■ Work item
Which lines of the entries below hold the word "Answer"? Report each of them.

--- Input material Enclosed Below ---

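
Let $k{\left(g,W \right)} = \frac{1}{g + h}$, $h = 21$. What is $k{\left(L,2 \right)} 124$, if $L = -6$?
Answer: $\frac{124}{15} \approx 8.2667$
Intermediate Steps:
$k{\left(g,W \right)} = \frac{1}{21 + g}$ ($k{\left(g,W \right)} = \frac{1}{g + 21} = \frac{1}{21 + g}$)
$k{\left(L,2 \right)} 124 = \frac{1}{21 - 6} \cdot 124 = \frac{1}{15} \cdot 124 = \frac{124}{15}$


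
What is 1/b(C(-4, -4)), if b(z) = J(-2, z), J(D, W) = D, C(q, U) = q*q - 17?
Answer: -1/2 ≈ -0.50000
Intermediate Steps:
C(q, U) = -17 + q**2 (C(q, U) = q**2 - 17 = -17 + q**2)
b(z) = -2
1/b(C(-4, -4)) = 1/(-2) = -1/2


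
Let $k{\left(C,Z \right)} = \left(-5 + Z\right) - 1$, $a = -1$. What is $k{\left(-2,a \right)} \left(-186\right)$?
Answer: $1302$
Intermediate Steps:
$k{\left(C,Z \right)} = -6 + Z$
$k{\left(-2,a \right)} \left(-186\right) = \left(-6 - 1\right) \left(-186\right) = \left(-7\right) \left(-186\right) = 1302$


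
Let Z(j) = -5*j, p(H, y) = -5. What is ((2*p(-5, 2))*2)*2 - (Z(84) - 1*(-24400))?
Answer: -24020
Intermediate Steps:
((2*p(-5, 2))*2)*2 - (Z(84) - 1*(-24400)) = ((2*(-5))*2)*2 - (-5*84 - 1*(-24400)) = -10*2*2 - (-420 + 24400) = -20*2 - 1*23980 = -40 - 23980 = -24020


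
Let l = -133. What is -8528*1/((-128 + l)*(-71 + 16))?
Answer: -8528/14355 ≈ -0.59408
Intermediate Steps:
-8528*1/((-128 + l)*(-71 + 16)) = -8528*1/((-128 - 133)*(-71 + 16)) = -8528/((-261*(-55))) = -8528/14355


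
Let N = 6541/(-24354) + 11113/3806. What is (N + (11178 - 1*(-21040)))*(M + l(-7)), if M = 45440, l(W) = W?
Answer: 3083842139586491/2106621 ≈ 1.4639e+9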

--- End of Enclosed Input material ---

■ Response below
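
Answer: $\frac{124}{15} \approx 8.2667$
Answer: -1/2 ≈ -0.50000
Answer: $1302$
Answer: -24020
Answer: -8528/14355 ≈ -0.59408
Answer: 3083842139586491/2106621 ≈ 1.4639e+9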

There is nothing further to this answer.